EXERCISE. Reproduce all entries verbatim, with nothing added or dropped.

DATASET EXTRACT.
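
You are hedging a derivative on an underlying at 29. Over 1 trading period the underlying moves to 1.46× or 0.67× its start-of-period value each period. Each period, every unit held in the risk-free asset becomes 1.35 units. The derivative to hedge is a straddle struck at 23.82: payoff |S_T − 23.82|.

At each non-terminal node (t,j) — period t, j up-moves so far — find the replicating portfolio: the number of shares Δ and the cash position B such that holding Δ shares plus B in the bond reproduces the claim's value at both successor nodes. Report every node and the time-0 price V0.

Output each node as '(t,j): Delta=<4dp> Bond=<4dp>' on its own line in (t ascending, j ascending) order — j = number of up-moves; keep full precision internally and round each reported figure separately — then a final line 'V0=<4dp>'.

Risk-neutral probability p* = (R−d)/(u−d) = (1.35−0.67)/(1.46−0.67) = 0.8608.
Terminal values V(1,·): V(1,0)=4.3900, V(1,1)=18.5200
  t=0,j=0: stock 29.0000 → up 42.3400 (V=18.5200), down 19.4300 (V=4.3900). Price 12.2611; hedge Δ=0.6168, bond B=-5.6249.
Self-financing check: at every node Δ·S+B equals the discounted successor values.

(0,0): Delta=0.6168 Bond=-5.6249
V0=12.2611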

RESPONSE BELOW.
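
You are hedging a derivative on an underlying at 29. Over 1 trading period the underlying moves to 1.46× or 0.67× its start-of-period value each period. Each period, every unit held in the risk-free asset becomes 1.35 units. The derivative to hedge is a straddle struck at 23.82: payoff |S_T − 23.82|.

At each non-terminal node (t,j) — period t, j up-moves so far — find the replicating portfolio: the number of shares Δ and the cash position B such that holding Δ shares plus B in the bond reproduces the claim's value at both successor nodes. Report every node and the time-0 price V0.

Output each node as '(t,j): Delta=<4dp> Bond=<4dp>' on its own line in (t ascending, j ascending) order — j = number of up-moves; keep full precision internally and round each reported figure separately — then a final line 'V0=<4dp>'.

Risk-neutral probability p* = (R−d)/(u−d) = (1.35−0.67)/(1.46−0.67) = 0.8608.
Terminal values V(1,·): V(1,0)=4.3900, V(1,1)=18.5200
  t=0,j=0: stock 29.0000 → up 42.3400 (V=18.5200), down 19.4300 (V=4.3900). Price 12.2611; hedge Δ=0.6168, bond B=-5.6249.
Self-financing check: at every node Δ·S+B equals the discounted successor values.

(0,0): Delta=0.6168 Bond=-5.6249
V0=12.2611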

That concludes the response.